**Instructions to follow**
Return only the lines running from the top of the entries to the line with "Answer: -103230040077065046570/85384396153 ≈", inclusive, exactly as written.

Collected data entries
---

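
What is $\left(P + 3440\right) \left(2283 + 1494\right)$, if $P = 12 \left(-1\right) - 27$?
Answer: $12845577$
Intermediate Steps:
$P = -39$ ($P = -12 - 27 = -39$)
$\left(P + 3440\right) \left(2283 + 1494\right) = \left(-39 + 3440\right) \left(2283 + 1494\right) = 3401 \cdot 3777 = 12845577$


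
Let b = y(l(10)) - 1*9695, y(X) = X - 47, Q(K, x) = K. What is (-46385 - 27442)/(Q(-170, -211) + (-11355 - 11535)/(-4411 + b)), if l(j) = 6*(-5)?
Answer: 1047088341/2388220 ≈ 438.44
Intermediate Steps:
l(j) = -30
y(X) = -47 + X
b = -9772 (b = (-47 - 30) - 1*9695 = -77 - 9695 = -9772)
(-46385 - 27442)/(Q(-170, -211) + (-11355 - 11535)/(-4411 + b)) = (-46385 - 27442)/(-170 + (-11355 - 11535)/(-4411 - 9772)) = -73827/(-170 - 22890/(-14183)) = -73827/(-170 - 22890*(-1/14183)) = -73827/(-170 + 22890/14183) = -73827/(-2388220/14183) = -73827*(-14183/2388220) = 1047088341/2388220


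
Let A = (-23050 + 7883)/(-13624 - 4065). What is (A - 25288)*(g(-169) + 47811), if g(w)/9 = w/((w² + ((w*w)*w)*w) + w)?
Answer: -103230040077065046570/85384396153 ≈ -1.2090e+9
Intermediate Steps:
A = 15167/17689 (A = -15167/(-17689) = -15167*(-1/17689) = 15167/17689 ≈ 0.85743)
g(w) = 9*w/(w + w² + w⁴) (g(w) = 9*(w/((w² + ((w*w)*w)*w) + w)) = 9*(w/((w² + (w²*w)*w) + w)) = 9*(w/((w² + w³*w) + w)) = 9*(w/((w² + w⁴) + w)) = 9*(w/(w + w² + w⁴)) = 9*w/(w + w² + w⁴))
(A - 25288)*(g(-169) + 47811) = (15167/17689 - 25288)*(9/(1 - 169 + (-169)³) + 47811) = -447304265*(9/(1 - 169 - 4826809) + 47811)/17689 = -447304265*(9/(-4826977) + 47811)/17689 = -447304265*(9*(-1/4826977) + 47811)/17689 = -447304265*(-9/4826977 + 47811)/17689 = -447304265/17689*230782597338/4826977 = -103230040077065046570/85384396153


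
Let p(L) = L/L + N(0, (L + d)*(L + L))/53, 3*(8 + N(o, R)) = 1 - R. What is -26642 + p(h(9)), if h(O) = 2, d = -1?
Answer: -1411982/53 ≈ -26641.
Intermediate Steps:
N(o, R) = -23/3 - R/3 (N(o, R) = -8 + (1 - R)/3 = -8 + (⅓ - R/3) = -23/3 - R/3)
p(L) = 136/159 - 2*L*(-1 + L)/159 (p(L) = L/L + (-23/3 - (L - 1)*(L + L)/3)/53 = 1 + (-23/3 - (-1 + L)*2*L/3)*(1/53) = 1 + (-23/3 - 2*L*(-1 + L)/3)*(1/53) = 1 + (-23/159 - 2*L*(-1 + L)/159) = 136/159 - 2*L*(-1 + L)/159)
-26642 + p(h(9)) = -26642 + (136/159 - 2/159*2*(-1 + 2)) = -26642 + (136/159 - 2/159*2*1) = -26642 + (136/159 - 4/159) = -26642 + 44/53 = -1411982/53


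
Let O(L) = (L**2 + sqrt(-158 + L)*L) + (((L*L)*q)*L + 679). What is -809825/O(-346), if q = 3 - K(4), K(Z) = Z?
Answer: -448558083161/23009982778107 - 22415956*I*sqrt(14)/23009982778107 ≈ -0.019494 - 3.6451e-6*I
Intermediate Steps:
q = -1 (q = 3 - 1*4 = 3 - 4 = -1)
O(L) = 679 + L**2 - L**3 + L*sqrt(-158 + L) (O(L) = (L**2 + sqrt(-158 + L)*L) + (((L*L)*(-1))*L + 679) = (L**2 + L*sqrt(-158 + L)) + ((L**2*(-1))*L + 679) = (L**2 + L*sqrt(-158 + L)) + ((-L**2)*L + 679) = (L**2 + L*sqrt(-158 + L)) + (-L**3 + 679) = (L**2 + L*sqrt(-158 + L)) + (679 - L**3) = 679 + L**2 - L**3 + L*sqrt(-158 + L))
-809825/O(-346) = -809825/(679 + (-346)**2 - 1*(-346)**3 - 346*sqrt(-158 - 346)) = -809825/(679 + 119716 - 1*(-41421736) - 2076*I*sqrt(14)) = -809825/(679 + 119716 + 41421736 - 2076*I*sqrt(14)) = -809825/(41542131 - 2076*I*sqrt(14))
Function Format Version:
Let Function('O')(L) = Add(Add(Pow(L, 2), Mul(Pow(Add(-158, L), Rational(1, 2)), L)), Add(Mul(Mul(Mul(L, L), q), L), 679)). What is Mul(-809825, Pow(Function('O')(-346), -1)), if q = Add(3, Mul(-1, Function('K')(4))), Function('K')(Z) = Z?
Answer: Add(Rational(-448558083161, 23009982778107), Mul(Rational(-22415956, 23009982778107), I, Pow(14, Rational(1, 2)))) ≈ Add(-0.019494, Mul(-3.6451e-6, I))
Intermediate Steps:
q = -1 (q = Add(3, Mul(-1, 4)) = Add(3, -4) = -1)
Function('O')(L) = Add(679, Pow(L, 2), Mul(-1, Pow(L, 3)), Mul(L, Pow(Add(-158, L), Rational(1, 2)))) (Function('O')(L) = Add(Add(Pow(L, 2), Mul(Pow(Add(-158, L), Rational(1, 2)), L)), Add(Mul(Mul(Mul(L, L), -1), L), 679)) = Add(Add(Pow(L, 2), Mul(L, Pow(Add(-158, L), Rational(1, 2)))), Add(Mul(Mul(Pow(L, 2), -1), L), 679)) = Add(Add(Pow(L, 2), Mul(L, Pow(Add(-158, L), Rational(1, 2)))), Add(Mul(Mul(-1, Pow(L, 2)), L), 679)) = Add(Add(Pow(L, 2), Mul(L, Pow(Add(-158, L), Rational(1, 2)))), Add(Mul(-1, Pow(L, 3)), 679)) = Add(Add(Pow(L, 2), Mul(L, Pow(Add(-158, L), Rational(1, 2)))), Add(679, Mul(-1, Pow(L, 3)))) = Add(679, Pow(L, 2), Mul(-1, Pow(L, 3)), Mul(L, Pow(Add(-158, L), Rational(1, 2)))))
Mul(-809825, Pow(Function('O')(-346), -1)) = Mul(-809825, Pow(Add(679, Pow(-346, 2), Mul(-1, Pow(-346, 3)), Mul(-346, Pow(Add(-158, -346), Rational(1, 2)))), -1)) = Mul(-809825, Pow(Add(679, 119716, Mul(-1, -41421736), Mul(-346, Pow(-504, Rational(1, 2)))), -1)) = Mul(-809825, Pow(Add(679, 119716, 41421736, Mul(-346, Mul(6, I, Pow(14, Rational(1, 2))))), -1)) = Mul(-809825, Pow(Add(679, 119716, 41421736, Mul(-2076, I, Pow(14, Rational(1, 2)))), -1)) = Mul(-809825, Pow(Add(41542131, Mul(-2076, I, Pow(14, Rational(1, 2)))), -1))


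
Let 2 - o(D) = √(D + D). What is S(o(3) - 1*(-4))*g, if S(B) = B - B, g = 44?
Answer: 0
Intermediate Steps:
o(D) = 2 - √2*√D (o(D) = 2 - √(D + D) = 2 - √(2*D) = 2 - √2*√D)
S(B) = 0
S(o(3) - 1*(-4))*g = 0*44 = 0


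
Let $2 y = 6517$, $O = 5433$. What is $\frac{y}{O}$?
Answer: $\frac{6517}{10866} \approx 0.59976$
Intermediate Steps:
$y = \frac{6517}{2}$ ($y = \frac{1}{2} \cdot 6517 = \frac{6517}{2} \approx 3258.5$)
$\frac{y}{O} = \frac{6517}{2 \cdot 5433} = \frac{6517}{2} \cdot \frac{1}{5433} = \frac{6517}{10866}$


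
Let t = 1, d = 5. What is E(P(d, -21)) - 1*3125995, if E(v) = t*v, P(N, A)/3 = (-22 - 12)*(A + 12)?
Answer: -3125077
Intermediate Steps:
P(N, A) = -1224 - 102*A (P(N, A) = 3*((-22 - 12)*(A + 12)) = 3*(-34*(12 + A)) = 3*(-408 - 34*A) = -1224 - 102*A)
E(v) = v (E(v) = 1*v = v)
E(P(d, -21)) - 1*3125995 = (-1224 - 102*(-21)) - 1*3125995 = (-1224 + 2142) - 3125995 = 918 - 3125995 = -3125077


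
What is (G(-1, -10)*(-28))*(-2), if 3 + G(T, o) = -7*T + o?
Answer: -336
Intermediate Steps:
G(T, o) = -3 + o - 7*T (G(T, o) = -3 + (-7*T + o) = -3 + (o - 7*T) = -3 + o - 7*T)
(G(-1, -10)*(-28))*(-2) = ((-3 - 10 - 7*(-1))*(-28))*(-2) = ((-3 - 10 + 7)*(-28))*(-2) = -6*(-28)*(-2) = 168*(-2) = -336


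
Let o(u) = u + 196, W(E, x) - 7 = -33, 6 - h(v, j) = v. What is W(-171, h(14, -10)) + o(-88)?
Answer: 82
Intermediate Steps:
h(v, j) = 6 - v
W(E, x) = -26 (W(E, x) = 7 - 33 = -26)
o(u) = 196 + u
W(-171, h(14, -10)) + o(-88) = -26 + (196 - 88) = -26 + 108 = 82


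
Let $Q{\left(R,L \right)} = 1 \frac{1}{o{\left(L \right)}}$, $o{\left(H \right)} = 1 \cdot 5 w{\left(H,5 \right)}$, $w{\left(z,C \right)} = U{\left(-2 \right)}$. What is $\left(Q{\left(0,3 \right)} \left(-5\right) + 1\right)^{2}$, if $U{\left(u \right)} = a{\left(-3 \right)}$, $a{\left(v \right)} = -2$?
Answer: $\frac{9}{4} \approx 2.25$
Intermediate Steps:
$U{\left(u \right)} = -2$
$w{\left(z,C \right)} = -2$
$o{\left(H \right)} = -10$ ($o{\left(H \right)} = 1 \cdot 5 \left(-2\right) = 5 \left(-2\right) = -10$)
$Q{\left(R,L \right)} = - \frac{1}{10}$ ($Q{\left(R,L \right)} = 1 \frac{1}{-10} = 1 \left(- \frac{1}{10}\right) = - \frac{1}{10}$)
$\left(Q{\left(0,3 \right)} \left(-5\right) + 1\right)^{2} = \left(\left(- \frac{1}{10}\right) \left(-5\right) + 1\right)^{2} = \left(\frac{1}{2} + 1\right)^{2} = \left(\frac{3}{2}\right)^{2} = \frac{9}{4}$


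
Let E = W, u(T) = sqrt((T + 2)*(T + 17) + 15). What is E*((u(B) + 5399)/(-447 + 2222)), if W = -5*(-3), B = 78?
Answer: 16197/355 + 3*sqrt(7615)/355 ≈ 46.363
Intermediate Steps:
u(T) = sqrt(15 + (2 + T)*(17 + T)) (u(T) = sqrt((2 + T)*(17 + T) + 15) = sqrt(15 + (2 + T)*(17 + T)))
W = 15
E = 15
E*((u(B) + 5399)/(-447 + 2222)) = 15*((sqrt(49 + 78**2 + 19*78) + 5399)/(-447 + 2222)) = 15*((sqrt(49 + 6084 + 1482) + 5399)/1775) = 15*((sqrt(7615) + 5399)*(1/1775)) = 15*((5399 + sqrt(7615))*(1/1775)) = 15*(5399/1775 + sqrt(7615)/1775) = 16197/355 + 3*sqrt(7615)/355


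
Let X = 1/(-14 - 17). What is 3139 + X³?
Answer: 93513948/29791 ≈ 3139.0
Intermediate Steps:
X = -1/31 (X = 1/(-31) = -1/31 ≈ -0.032258)
3139 + X³ = 3139 + (-1/31)³ = 3139 - 1/29791 = 93513948/29791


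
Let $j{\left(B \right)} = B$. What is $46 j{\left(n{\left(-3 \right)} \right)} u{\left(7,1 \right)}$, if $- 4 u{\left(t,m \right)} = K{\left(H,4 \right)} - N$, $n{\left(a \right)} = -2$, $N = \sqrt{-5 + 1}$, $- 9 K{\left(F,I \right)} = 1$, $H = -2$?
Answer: $- \frac{23}{9} - 46 i \approx -2.5556 - 46.0 i$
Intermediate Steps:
$K{\left(F,I \right)} = - \frac{1}{9}$ ($K{\left(F,I \right)} = \left(- \frac{1}{9}\right) 1 = - \frac{1}{9}$)
$N = 2 i$ ($N = \sqrt{-4} = 2 i \approx 2.0 i$)
$u{\left(t,m \right)} = \frac{1}{36} + \frac{i}{2}$ ($u{\left(t,m \right)} = - \frac{- \frac{1}{9} - 2 i}{4} = \frac{1}{36} + \frac{i}{2}$)
$46 j{\left(n{\left(-3 \right)} \right)} u{\left(7,1 \right)} = 46 \left(-2\right) \left(\frac{1}{36} + \frac{i}{2}\right) = - 92 \left(\frac{1}{36} + \frac{i}{2}\right) = - \frac{23}{9} - 46 i$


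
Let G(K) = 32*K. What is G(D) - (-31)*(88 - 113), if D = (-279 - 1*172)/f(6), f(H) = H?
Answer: -9541/3 ≈ -3180.3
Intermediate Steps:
D = -451/6 (D = (-279 - 1*172)/6 = (-279 - 172)*(⅙) = -451*⅙ = -451/6 ≈ -75.167)
G(D) - (-31)*(88 - 113) = 32*(-451/6) - (-31)*(88 - 113) = -7216/3 - (-31)*(-25) = -7216/3 - 1*775 = -7216/3 - 775 = -9541/3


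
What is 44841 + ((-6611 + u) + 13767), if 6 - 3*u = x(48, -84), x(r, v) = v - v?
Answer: 51999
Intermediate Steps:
x(r, v) = 0
u = 2 (u = 2 - ⅓*0 = 2 + 0 = 2)
44841 + ((-6611 + u) + 13767) = 44841 + ((-6611 + 2) + 13767) = 44841 + (-6609 + 13767) = 44841 + 7158 = 51999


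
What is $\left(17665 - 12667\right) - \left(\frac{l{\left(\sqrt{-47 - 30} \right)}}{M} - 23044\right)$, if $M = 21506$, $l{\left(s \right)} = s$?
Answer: $28042 - \frac{i \sqrt{77}}{21506} \approx 28042.0 - 0.00040802 i$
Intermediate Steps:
$\left(17665 - 12667\right) - \left(\frac{l{\left(\sqrt{-47 - 30} \right)}}{M} - 23044\right) = \left(17665 - 12667\right) - \left(\frac{\sqrt{-47 - 30}}{21506} - 23044\right) = \left(17665 - 12667\right) - \left(\sqrt{-77} \cdot \frac{1}{21506} - 23044\right) = 4998 - \left(i \sqrt{77} \cdot \frac{1}{21506} - 23044\right) = 4998 - \left(\frac{i \sqrt{77}}{21506} - 23044\right) = 4998 - \left(-23044 + \frac{i \sqrt{77}}{21506}\right) = 4998 + \left(23044 - \frac{i \sqrt{77}}{21506}\right) = 28042 - \frac{i \sqrt{77}}{21506}$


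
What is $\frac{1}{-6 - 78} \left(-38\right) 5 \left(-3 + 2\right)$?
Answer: $- \frac{95}{42} \approx -2.2619$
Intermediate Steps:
$\frac{1}{-6 - 78} \left(-38\right) 5 \left(-3 + 2\right) = \frac{1}{-84} \left(-38\right) 5 \left(-1\right) = \left(- \frac{1}{84}\right) \left(-38\right) \left(-5\right) = \frac{19}{42} \left(-5\right) = - \frac{95}{42}$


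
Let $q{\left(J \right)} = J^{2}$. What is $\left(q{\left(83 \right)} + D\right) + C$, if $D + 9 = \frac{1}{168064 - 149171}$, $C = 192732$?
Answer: $\frac{3771269517}{18893} \approx 1.9961 \cdot 10^{5}$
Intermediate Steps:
$D = - \frac{170036}{18893}$ ($D = -9 + \frac{1}{168064 - 149171} = -9 + \frac{1}{18893} = - \frac{170036}{18893} \approx -8.9999$)
$\left(q{\left(83 \right)} + D\right) + C = \left(83^{2} - \frac{170036}{18893}\right) + 192732 = \left(6889 - \frac{170036}{18893}\right) + 192732 = \frac{129983841}{18893} + 192732 = \frac{3771269517}{18893}$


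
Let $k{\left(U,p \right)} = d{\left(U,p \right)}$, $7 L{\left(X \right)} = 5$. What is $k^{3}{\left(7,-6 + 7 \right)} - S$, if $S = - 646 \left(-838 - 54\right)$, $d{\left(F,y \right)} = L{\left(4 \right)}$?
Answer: $- \frac{197647451}{343} \approx -5.7623 \cdot 10^{5}$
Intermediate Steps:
$L{\left(X \right)} = \frac{5}{7}$ ($L{\left(X \right)} = \frac{1}{7} \cdot 5 = \frac{5}{7}$)
$d{\left(F,y \right)} = \frac{5}{7}$
$k{\left(U,p \right)} = \frac{5}{7}$
$S = 576232$ ($S = \left(-646\right) \left(-892\right) = 576232$)
$k^{3}{\left(7,-6 + 7 \right)} - S = \left(\frac{5}{7}\right)^{3} - 576232 = \frac{125}{343} - 576232 = - \frac{197647451}{343}$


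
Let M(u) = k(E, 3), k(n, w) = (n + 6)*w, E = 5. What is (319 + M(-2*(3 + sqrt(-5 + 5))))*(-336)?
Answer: -118272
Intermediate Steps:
k(n, w) = w*(6 + n) (k(n, w) = (6 + n)*w = w*(6 + n))
M(u) = 33 (M(u) = 3*(6 + 5) = 3*11 = 33)
(319 + M(-2*(3 + sqrt(-5 + 5))))*(-336) = (319 + 33)*(-336) = 352*(-336) = -118272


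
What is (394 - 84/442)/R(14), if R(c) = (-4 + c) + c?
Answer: 10879/663 ≈ 16.409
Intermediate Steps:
R(c) = -4 + 2*c
(394 - 84/442)/R(14) = (394 - 84/442)/(-4 + 2*14) = (394 - 84*1/442)/(-4 + 28) = (394 - 42/221)/24 = (87032/221)*(1/24) = 10879/663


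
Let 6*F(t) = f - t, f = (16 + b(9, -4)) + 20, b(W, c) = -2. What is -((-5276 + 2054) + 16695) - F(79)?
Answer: -26931/2 ≈ -13466.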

---

**Response below**
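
What is $\left(P + 3440\right) \left(2283 + 1494\right)$, if $P = 12 \left(-1\right) - 27$?
Answer: $12845577$
Intermediate Steps:
$P = -39$ ($P = -12 - 27 = -39$)
$\left(P + 3440\right) \left(2283 + 1494\right) = \left(-39 + 3440\right) \left(2283 + 1494\right) = 3401 \cdot 3777 = 12845577$


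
Let b = y(l(10)) - 1*9695, y(X) = X - 47, Q(K, x) = K. What is (-46385 - 27442)/(Q(-170, -211) + (-11355 - 11535)/(-4411 + b)), if l(j) = 6*(-5)?
Answer: 1047088341/2388220 ≈ 438.44
Intermediate Steps:
l(j) = -30
y(X) = -47 + X
b = -9772 (b = (-47 - 30) - 1*9695 = -77 - 9695 = -9772)
(-46385 - 27442)/(Q(-170, -211) + (-11355 - 11535)/(-4411 + b)) = (-46385 - 27442)/(-170 + (-11355 - 11535)/(-4411 - 9772)) = -73827/(-170 - 22890/(-14183)) = -73827/(-170 - 22890*(-1/14183)) = -73827/(-170 + 22890/14183) = -73827/(-2388220/14183) = -73827*(-14183/2388220) = 1047088341/2388220


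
Let A = (-23050 + 7883)/(-13624 - 4065). What is (A - 25288)*(g(-169) + 47811), if g(w)/9 = w/((w² + ((w*w)*w)*w) + w)?
Answer: -103230040077065046570/85384396153 ≈ -1.2090e+9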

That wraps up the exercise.